▶ Task objective: All that is needed is the line containing "In a phylogenetic study of Drosophila" together with each line after it, transcribed exactly to the end of the records.

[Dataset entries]
>>>
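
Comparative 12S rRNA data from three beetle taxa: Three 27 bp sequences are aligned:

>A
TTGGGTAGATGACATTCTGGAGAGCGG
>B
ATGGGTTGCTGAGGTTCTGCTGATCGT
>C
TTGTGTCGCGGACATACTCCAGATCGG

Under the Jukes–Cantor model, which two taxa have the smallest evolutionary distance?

A–B: 9/27 differ, p = 0.333, d = 0.441.
A–C: 8/27 differ, p = 0.296, d = 0.377.
B–C: 10/27 differ, p = 0.370, d = 0.511.
The smallest distance is between A and C.

A and C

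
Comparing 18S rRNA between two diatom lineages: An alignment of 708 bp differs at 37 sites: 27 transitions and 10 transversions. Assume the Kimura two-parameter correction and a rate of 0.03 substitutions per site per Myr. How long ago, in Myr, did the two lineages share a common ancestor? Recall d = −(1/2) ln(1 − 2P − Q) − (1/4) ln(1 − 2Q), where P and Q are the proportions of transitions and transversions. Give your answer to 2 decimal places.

0.91

P = 27/708 ≈ 0.038136 and Q = 10/708 ≈ 0.014124.
Under the Kimura two-parameter model, d = −½ ln(1 − 2P − Q) − ¼ ln(1 − 2Q).
1 − 2P − Q = 0.909604, giving −½ ln(0.909604) = 0.047373.
1 − 2Q = 0.971752, giving −¼ ln(0.971752) = 0.007164.
d = 0.047373 + 0.007164 = 0.054537.
Under a molecular clock d = 2μt, so t = d/(2μ) = 0.054537 / (2 × 0.03) = 0.91 Myr.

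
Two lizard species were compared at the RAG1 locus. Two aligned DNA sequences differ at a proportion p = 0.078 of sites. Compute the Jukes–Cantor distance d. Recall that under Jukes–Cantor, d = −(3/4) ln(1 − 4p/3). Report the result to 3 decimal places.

0.082

d = −(3/4) ln(1 − 4p/3) = −0.75 ln(1 − 0.104) = −0.75 ln(0.896)
  = −0.75 × (-0.109815) = 0.082361 substitutions/site.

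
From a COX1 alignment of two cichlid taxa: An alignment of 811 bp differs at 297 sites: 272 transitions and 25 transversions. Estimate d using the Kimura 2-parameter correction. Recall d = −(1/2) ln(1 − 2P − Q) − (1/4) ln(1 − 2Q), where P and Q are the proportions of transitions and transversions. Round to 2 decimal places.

P = 272/811 ≈ 0.335388 and Q = 25/811 ≈ 0.030826.
Under the Kimura two-parameter model, d = −½ ln(1 − 2P − Q) − ¼ ln(1 − 2Q).
1 − 2P − Q = 0.298398, giving −½ ln(0.298398) = 0.604664.
1 − 2Q = 0.938348, giving −¼ ln(0.938348) = 0.015909.
d = 0.604664 + 0.015909 = 0.620573.

0.62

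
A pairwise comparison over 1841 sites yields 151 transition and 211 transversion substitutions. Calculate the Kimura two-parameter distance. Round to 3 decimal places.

0.228

P = 151/1841 ≈ 0.082021 and Q = 211/1841 ≈ 0.114612.
Under the Kimura two-parameter model, d = −½ ln(1 − 2P − Q) − ¼ ln(1 − 2Q).
1 − 2P − Q = 0.721346, giving −½ ln(0.721346) = 0.163318.
1 − 2Q = 0.770776, giving −¼ ln(0.770776) = 0.065089.
d = 0.163318 + 0.065089 = 0.228407.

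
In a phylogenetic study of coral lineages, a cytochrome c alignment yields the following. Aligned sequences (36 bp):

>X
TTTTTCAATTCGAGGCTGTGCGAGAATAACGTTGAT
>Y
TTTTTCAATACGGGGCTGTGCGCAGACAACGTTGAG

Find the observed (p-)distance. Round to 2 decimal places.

0.19

The sequences differ at 7 of 36 positions (sites 10, 13, 23, 24, 25, 27, 36).
p = 7/36 = 0.194444… ≈ 0.19 (to 2 d.p.).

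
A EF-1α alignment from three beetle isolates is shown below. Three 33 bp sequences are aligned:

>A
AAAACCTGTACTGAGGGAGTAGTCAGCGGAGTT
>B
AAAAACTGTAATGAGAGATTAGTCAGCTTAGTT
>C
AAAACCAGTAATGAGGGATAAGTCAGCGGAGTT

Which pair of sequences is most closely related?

A–B: 6/33 differ, p = 0.182, d = 0.208.
A–C: 4/33 differ, p = 0.121, d = 0.132.
B–C: 6/33 differ, p = 0.182, d = 0.208.
The smallest distance is between A and C.

A and C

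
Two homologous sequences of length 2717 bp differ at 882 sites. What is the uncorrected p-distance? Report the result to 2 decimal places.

0.32

p = 882/2717 = 0.324622… ≈ 0.32 (to 2 d.p.).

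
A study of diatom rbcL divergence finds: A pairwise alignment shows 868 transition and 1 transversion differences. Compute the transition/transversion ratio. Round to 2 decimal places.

R = 868/1 = 868.00.

868.00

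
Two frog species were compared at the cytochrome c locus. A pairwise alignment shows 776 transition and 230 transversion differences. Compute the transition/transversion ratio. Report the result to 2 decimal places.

R = 776/230 = 3.373913… ≈ 3.37 (to 2 d.p.).

3.37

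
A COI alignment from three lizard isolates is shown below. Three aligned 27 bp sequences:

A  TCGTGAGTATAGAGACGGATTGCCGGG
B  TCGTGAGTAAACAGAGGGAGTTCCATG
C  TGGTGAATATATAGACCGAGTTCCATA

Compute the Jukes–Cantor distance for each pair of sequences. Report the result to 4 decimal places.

d(A,B) = 0.3181, d(A,C) = 0.4408, d(B,C) = 0.3181

A–B: 7/27 sites differ → p ≈ 0.259259, d = −0.75 ln(1 − 0.345679) = 0.318118 ≈ 0.3181.
A–C: 9/27 sites differ → p ≈ 0.333333, d = −0.75 ln(1 − 0.444444) = 0.440839 ≈ 0.4408.
B–C: 7/27 sites differ → p ≈ 0.259259, d = −0.75 ln(1 − 0.345679) = 0.318118 ≈ 0.3181.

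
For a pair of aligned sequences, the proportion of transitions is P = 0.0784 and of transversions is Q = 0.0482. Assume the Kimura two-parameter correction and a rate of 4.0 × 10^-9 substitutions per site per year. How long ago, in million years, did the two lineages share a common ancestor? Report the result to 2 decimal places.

17.51

Under the Kimura two-parameter model, d = −½ ln(1 − 2P − Q) − ¼ ln(1 − 2Q).
1 − 2P − Q = 0.795, giving −½ ln(0.795) = 0.114707.
1 − 2Q = 0.9036, giving −¼ ln(0.9036) = 0.025342.
d = 0.114707 + 0.025342 = 0.140049.
Under a molecular clock d = 2μt, so t = d/(2μ) = 0.140049 / (2 × 4.0 × 10^-9) = 17.51 million years.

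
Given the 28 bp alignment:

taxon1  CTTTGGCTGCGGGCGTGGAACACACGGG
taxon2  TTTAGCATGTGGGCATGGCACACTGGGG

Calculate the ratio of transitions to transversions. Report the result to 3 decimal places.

0.500

Transitions are A↔G and C↔T; transversions are all other mismatches.
Transitions: 3. Transversions: 6.
R = 3/6 = 0.500.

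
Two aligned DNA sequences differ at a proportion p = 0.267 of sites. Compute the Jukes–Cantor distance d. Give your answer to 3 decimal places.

d = −(3/4) ln(1 − 4p/3) = −0.75 ln(1 − 0.356) = −0.75 ln(0.644)
  = −0.75 × (-0.440057) = 0.330043 substitutions/site.

0.330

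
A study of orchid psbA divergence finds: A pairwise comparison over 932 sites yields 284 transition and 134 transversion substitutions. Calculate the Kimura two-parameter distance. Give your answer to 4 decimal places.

P = 284/932 ≈ 0.304721 and Q = 134/932 ≈ 0.143777.
Under the Kimura two-parameter model, d = −½ ln(1 − 2P − Q) − ¼ ln(1 − 2Q).
1 − 2P − Q = 0.246781, giving −½ ln(0.246781) = 0.699627.
1 − 2Q = 0.712446, giving −¼ ln(0.712446) = 0.084763.
d = 0.699627 + 0.084763 = 0.784390.

0.7844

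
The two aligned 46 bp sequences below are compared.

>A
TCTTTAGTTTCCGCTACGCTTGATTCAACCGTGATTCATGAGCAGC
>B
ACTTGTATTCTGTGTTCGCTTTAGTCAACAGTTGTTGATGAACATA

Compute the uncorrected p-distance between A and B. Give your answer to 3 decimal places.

The sequences differ at 19 of 46 positions.
p = 19/46 = 0.413043… ≈ 0.413 (to 3 d.p.).

0.413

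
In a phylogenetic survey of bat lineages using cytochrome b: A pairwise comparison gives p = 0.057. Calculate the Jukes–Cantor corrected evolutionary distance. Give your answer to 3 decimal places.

0.059

d = −(3/4) ln(1 − 4p/3) = −0.75 ln(1 − 0.076) = −0.75 ln(0.924)
  = −0.75 × (-0.079043) = 0.059282 substitutions/site.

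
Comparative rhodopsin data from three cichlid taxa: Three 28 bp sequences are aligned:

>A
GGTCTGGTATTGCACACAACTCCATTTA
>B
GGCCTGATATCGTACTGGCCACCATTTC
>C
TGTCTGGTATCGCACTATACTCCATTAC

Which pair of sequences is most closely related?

A–B: 10/28 differ, p = 0.357, d = 0.485.
A–C: 7/28 differ, p = 0.250, d = 0.304.
B–C: 9/28 differ, p = 0.321, d = 0.420.
The smallest distance is between A and C.

A and C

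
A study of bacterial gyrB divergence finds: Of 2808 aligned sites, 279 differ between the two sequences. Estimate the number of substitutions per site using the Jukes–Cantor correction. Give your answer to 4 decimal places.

0.1066

p = 279/2808 ≈ 0.099359.
d = −(3/4) ln(1 − 4p/3) = −0.75 ln(1 − 0.132479) = −0.75 ln(0.867521)
  = −0.75 × (-0.142116) = 0.106587 substitutions/site.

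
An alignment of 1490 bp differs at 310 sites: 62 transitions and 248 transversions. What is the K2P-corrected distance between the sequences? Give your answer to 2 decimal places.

P = 62/1490 ≈ 0.041611 and Q = 248/1490 ≈ 0.166443.
Under the Kimura two-parameter model, d = −½ ln(1 − 2P − Q) − ¼ ln(1 − 2Q).
1 − 2P − Q = 0.750335, giving −½ ln(0.750335) = 0.143618.
1 − 2Q = 0.667114, giving −¼ ln(0.667114) = 0.101199.
d = 0.143618 + 0.101199 = 0.244817.

0.24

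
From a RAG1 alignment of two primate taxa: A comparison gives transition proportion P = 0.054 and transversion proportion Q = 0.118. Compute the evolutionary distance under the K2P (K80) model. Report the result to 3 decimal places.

0.195

Under the Kimura two-parameter model, d = −½ ln(1 − 2P − Q) − ¼ ln(1 − 2Q).
1 − 2P − Q = 0.774, giving −½ ln(0.774) = 0.128092.
1 − 2Q = 0.764, giving −¼ ln(0.764) = 0.067297.
d = 0.128092 + 0.067297 = 0.195389.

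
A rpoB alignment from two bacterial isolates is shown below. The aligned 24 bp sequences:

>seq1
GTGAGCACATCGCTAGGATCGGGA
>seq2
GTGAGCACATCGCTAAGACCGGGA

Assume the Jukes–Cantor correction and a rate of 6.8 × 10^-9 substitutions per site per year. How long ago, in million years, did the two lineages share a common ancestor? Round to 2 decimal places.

The sequences differ at 2 of 24 sites (16, 19), so p = 2/24 ≈ 0.083333.
d = −(3/4) ln(1 − 4p/3) = −0.75 ln(1 − 0.111111) = −0.75 ln(0.888889)
  = −0.75 × (-0.117783) = 0.088337 substitutions/site.
Under a molecular clock d = 2μt, so t = d/(2μ) = 0.088337 / (2 × 6.8 × 10^-9) = 6.50 million years.

6.50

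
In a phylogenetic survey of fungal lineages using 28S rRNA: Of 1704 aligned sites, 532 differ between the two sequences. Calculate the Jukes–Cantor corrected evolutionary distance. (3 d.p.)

p = 532/1704 ≈ 0.312207.
d = −(3/4) ln(1 − 4p/3) = −0.75 ln(1 − 0.416276) = −0.75 ln(0.583724)
  = −0.75 × (-0.538327) = 0.403745 substitutions/site.

0.404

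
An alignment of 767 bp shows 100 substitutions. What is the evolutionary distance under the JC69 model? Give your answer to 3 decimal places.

0.143

p = 100/767 ≈ 0.130378.
d = −(3/4) ln(1 − 4p/3) = −0.75 ln(1 − 0.173837) = −0.75 ln(0.826163)
  = −0.75 × (-0.190963) = 0.143222 substitutions/site.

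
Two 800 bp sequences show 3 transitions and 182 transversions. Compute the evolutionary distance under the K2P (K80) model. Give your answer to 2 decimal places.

0.29

P = 3/800 = 0.00375 and Q = 182/800 = 0.2275.
Under the Kimura two-parameter model, d = −½ ln(1 − 2P − Q) − ¼ ln(1 − 2Q).
1 − 2P − Q = 0.765, giving −½ ln(0.765) = 0.133940.
1 − 2Q = 0.545, giving −¼ ln(0.545) = 0.151742.
d = 0.133940 + 0.151742 = 0.285682.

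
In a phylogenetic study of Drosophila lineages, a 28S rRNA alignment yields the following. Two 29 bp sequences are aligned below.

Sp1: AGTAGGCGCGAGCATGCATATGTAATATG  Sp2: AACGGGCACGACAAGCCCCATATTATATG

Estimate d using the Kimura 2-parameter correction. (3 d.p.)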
<<<
▶ Answer area:
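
In a phylogenetic study of Drosophila lineages, a 28S rRNA alignment yields the following. Two 29 bp sequences are aligned below.

Sp1: AGTAGGCGCGAGCATGCATATGTAATATG  Sp2: AACGGGCACGACAAGCCCCATATTATATG

Estimate d using the Kimura 2-parameter correction. (3 d.p.)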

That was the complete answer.